**Record excerpts:**

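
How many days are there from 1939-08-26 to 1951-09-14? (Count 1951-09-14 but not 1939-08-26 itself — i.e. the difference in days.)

Aug 26, 1939 → Aug 26, 1940: 366 days (Feb 29, 1940 is in that span).
Aug 26, 1940 → Aug 26, 1941: 365 days.
Aug 26, 1941 → Aug 26, 1942: 365 days.
Aug 26, 1942 → Aug 26, 1943: 365 days.
Aug 26, 1943 → Aug 26, 1944: 366 days (Feb 29, 1944 is in that span).
Aug 26, 1944 → Aug 26, 1945: 365 days.
Aug 26, 1945 → Aug 26, 1946: 365 days.
Aug 26, 1946 → Aug 26, 1947: 365 days.
Aug 26, 1947 → Aug 26, 1948: 366 days (Feb 29, 1948 is in that span).
Aug 26, 1948 → Aug 26, 1949: 365 days.
Aug 26, 1949 → Aug 26, 1950: 365 days.
Aug 26, 1950 → Sep 26, 1950: 31 days (August has 31).
Sep 26, 1950 → Oct 26, 1950: 30 days (September has 30).
Oct 26, 1950 → Nov 26, 1950: 31 days (October has 31).
Nov 26, 1950 → Dec 26, 1950: 30 days (November has 30).
Dec 26, 1950 → Jan 26, 1951: 31 days (December has 31).
Jan 26, 1951 → Feb 26, 1951: 31 days (January has 31).
Feb 26, 1951 → Mar 26, 1951: 28 days (February has 28).
Mar 26, 1951 → Apr 26, 1951: 31 days (March has 31).
Apr 26, 1951 → May 26, 1951: 30 days (April has 30).
May 26, 1951 → Jun 26, 1951: 31 days (May has 31).
Jun 26, 1951 → Jul 26, 1951: 30 days (June has 30).
Jul 26, 1951 → Aug 26, 1951: 31 days (July has 31).
Aug 26, 1951 → Sep 14, 1951: 19 days.
Total: 4402 days.

4402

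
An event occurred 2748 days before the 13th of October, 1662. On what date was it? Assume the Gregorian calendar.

−365 (one year) → Oct 13, 1661 (2383 left).
−365 (one year) → Oct 13, 1660 (2018 left).
−366 (one year; includes Feb 29, 1660) → Oct 13, 1659 (1652 left).
−365 (one year) → Oct 13, 1658 (1287 left).
−365 (one year) → Oct 13, 1657 (922 left).
−365 (one year) → Oct 13, 1656 (557 left).
−366 (one year; includes Feb 29, 1656) → Oct 13, 1655 (191 left).
−13 → Sep 30, 1655 (end of Sep, 30 days; 178 left).
−30 → Aug 31, 1655 (end of Aug, 31 days; 148 left).
−31 → Jul 31, 1655 (end of Jul, 31 days; 117 left).
−31 → Jun 30, 1655 (end of Jun, 30 days; 86 left).
−30 → May 31, 1655 (end of May, 31 days; 56 left).
−31 → Apr 30, 1655 (end of Apr, 30 days; 25 left).
−25 → Apr 5, 1655.

April 5, 1655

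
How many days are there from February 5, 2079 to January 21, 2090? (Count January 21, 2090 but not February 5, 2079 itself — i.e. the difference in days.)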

**Directions:** Without leaving anything out, repeat every entry shown above.

**Response area:**
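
How many days are there from 1939-08-26 to 1951-09-14? (Count 1951-09-14 but not 1939-08-26 itself — i.e. the difference in days.)

Aug 26, 1939 → Aug 26, 1940: 366 days (Feb 29, 1940 is in that span).
Aug 26, 1940 → Aug 26, 1941: 365 days.
Aug 26, 1941 → Aug 26, 1942: 365 days.
Aug 26, 1942 → Aug 26, 1943: 365 days.
Aug 26, 1943 → Aug 26, 1944: 366 days (Feb 29, 1944 is in that span).
Aug 26, 1944 → Aug 26, 1945: 365 days.
Aug 26, 1945 → Aug 26, 1946: 365 days.
Aug 26, 1946 → Aug 26, 1947: 365 days.
Aug 26, 1947 → Aug 26, 1948: 366 days (Feb 29, 1948 is in that span).
Aug 26, 1948 → Aug 26, 1949: 365 days.
Aug 26, 1949 → Aug 26, 1950: 365 days.
Aug 26, 1950 → Sep 26, 1950: 31 days (August has 31).
Sep 26, 1950 → Oct 26, 1950: 30 days (September has 30).
Oct 26, 1950 → Nov 26, 1950: 31 days (October has 31).
Nov 26, 1950 → Dec 26, 1950: 30 days (November has 30).
Dec 26, 1950 → Jan 26, 1951: 31 days (December has 31).
Jan 26, 1951 → Feb 26, 1951: 31 days (January has 31).
Feb 26, 1951 → Mar 26, 1951: 28 days (February has 28).
Mar 26, 1951 → Apr 26, 1951: 31 days (March has 31).
Apr 26, 1951 → May 26, 1951: 30 days (April has 30).
May 26, 1951 → Jun 26, 1951: 31 days (May has 31).
Jun 26, 1951 → Jul 26, 1951: 30 days (June has 30).
Jul 26, 1951 → Aug 26, 1951: 31 days (July has 31).
Aug 26, 1951 → Sep 14, 1951: 19 days.
Total: 4402 days.

4402

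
An event occurred 2748 days before the 13th of October, 1662. On what date was it? Assume the Gregorian calendar.

−365 (one year) → Oct 13, 1661 (2383 left).
−365 (one year) → Oct 13, 1660 (2018 left).
−366 (one year; includes Feb 29, 1660) → Oct 13, 1659 (1652 left).
−365 (one year) → Oct 13, 1658 (1287 left).
−365 (one year) → Oct 13, 1657 (922 left).
−365 (one year) → Oct 13, 1656 (557 left).
−366 (one year; includes Feb 29, 1656) → Oct 13, 1655 (191 left).
−13 → Sep 30, 1655 (end of Sep, 30 days; 178 left).
−30 → Aug 31, 1655 (end of Aug, 31 days; 148 left).
−31 → Jul 31, 1655 (end of Jul, 31 days; 117 left).
−31 → Jun 30, 1655 (end of Jun, 30 days; 86 left).
−30 → May 31, 1655 (end of May, 31 days; 56 left).
−31 → Apr 30, 1655 (end of Apr, 30 days; 25 left).
−25 → Apr 5, 1655.

April 5, 1655

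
How many days are there from February 5, 2079 to January 21, 2090? (Count January 21, 2090 but not February 5, 2079 itself — i.e. the difference in days.)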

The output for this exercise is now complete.